_Task description_
This exercise requires every record to be repeated exactly.

======== Provided information

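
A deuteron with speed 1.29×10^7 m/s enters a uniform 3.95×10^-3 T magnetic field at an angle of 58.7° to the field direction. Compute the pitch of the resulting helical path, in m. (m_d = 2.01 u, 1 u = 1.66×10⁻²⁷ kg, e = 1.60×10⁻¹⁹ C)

The velocity component along B is v∥ = v cos58.7° = 6.70×10^6 m/s.
The cyclotron period T = 2πm/(qB) = 3.32×10^-5 s is set by m, q, B alone.
Pitch = v∥·T = (6.70×10^6)(3.32×10^-5) = 222 m.

pitch ≈ 222 m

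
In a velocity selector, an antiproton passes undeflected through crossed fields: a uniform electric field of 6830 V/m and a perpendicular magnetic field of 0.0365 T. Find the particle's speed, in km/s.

For zero net force, qE = qvB, so v = E/B.
v = (6830) / (0.0365) = 1.87×10^5 m/s.

v ≈ 187 km/s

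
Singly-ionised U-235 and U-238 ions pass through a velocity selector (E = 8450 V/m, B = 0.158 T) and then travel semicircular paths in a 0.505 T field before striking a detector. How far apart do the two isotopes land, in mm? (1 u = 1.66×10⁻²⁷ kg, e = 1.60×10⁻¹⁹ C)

Both emerge at v = E/B₁ = 5.35×10^4 m/s.
r = mv/(qB₂), so r₁ = 0.25820 m and r₂ = 0.26150 m, giving Δr = 3.30×10^-3 m.
After a semicircle each ion lands a diameter 2r from the entry slit, so the separation is 2Δr = 6.59×10^-3 m.

Δd ≈ 6.59 mm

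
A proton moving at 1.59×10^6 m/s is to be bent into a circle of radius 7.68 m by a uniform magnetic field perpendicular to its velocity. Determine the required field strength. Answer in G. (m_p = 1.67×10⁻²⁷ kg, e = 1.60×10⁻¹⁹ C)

B ≈ 21.6 G

qvB = mv²/r gives B = mv/(qr).
B = (1.67×10^-27)(1.59×10^6) / [(1×1.60×10^-19)(7.68)] = 2.16×10^-3 T.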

================

_Solution to the problem_
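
A deuteron with speed 1.29×10^7 m/s enters a uniform 3.95×10^-3 T magnetic field at an angle of 58.7° to the field direction. Compute the pitch of the resulting helical path, in m. (m_d = 2.01 u, 1 u = 1.66×10⁻²⁷ kg, e = 1.60×10⁻¹⁹ C)

The velocity component along B is v∥ = v cos58.7° = 6.70×10^6 m/s.
The cyclotron period T = 2πm/(qB) = 3.32×10^-5 s is set by m, q, B alone.
Pitch = v∥·T = (6.70×10^6)(3.32×10^-5) = 222 m.

pitch ≈ 222 m

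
In a velocity selector, an antiproton passes undeflected through crossed fields: a uniform electric field of 6830 V/m and a perpendicular magnetic field of 0.0365 T. Find the particle's speed, in km/s.

For zero net force, qE = qvB, so v = E/B.
v = (6830) / (0.0365) = 1.87×10^5 m/s.

v ≈ 187 km/s

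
Singly-ionised U-235 and U-238 ions pass through a velocity selector (E = 8450 V/m, B = 0.158 T) and then travel semicircular paths in a 0.505 T field before striking a detector. How far apart do the two isotopes land, in mm? (1 u = 1.66×10⁻²⁷ kg, e = 1.60×10⁻¹⁹ C)

Both emerge at v = E/B₁ = 5.35×10^4 m/s.
r = mv/(qB₂), so r₁ = 0.25820 m and r₂ = 0.26150 m, giving Δr = 3.30×10^-3 m.
After a semicircle each ion lands a diameter 2r from the entry slit, so the separation is 2Δr = 6.59×10^-3 m.

Δd ≈ 6.59 mm

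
A proton moving at 1.59×10^6 m/s is to be bent into a circle of radius 7.68 m by a uniform magnetic field perpendicular to its velocity. Determine the required field strength. Answer in G. (m_p = 1.67×10⁻²⁷ kg, e = 1.60×10⁻¹⁹ C)

B ≈ 21.6 G

qvB = mv²/r gives B = mv/(qr).
B = (1.67×10^-27)(1.59×10^6) / [(1×1.60×10^-19)(7.68)] = 2.16×10^-3 T.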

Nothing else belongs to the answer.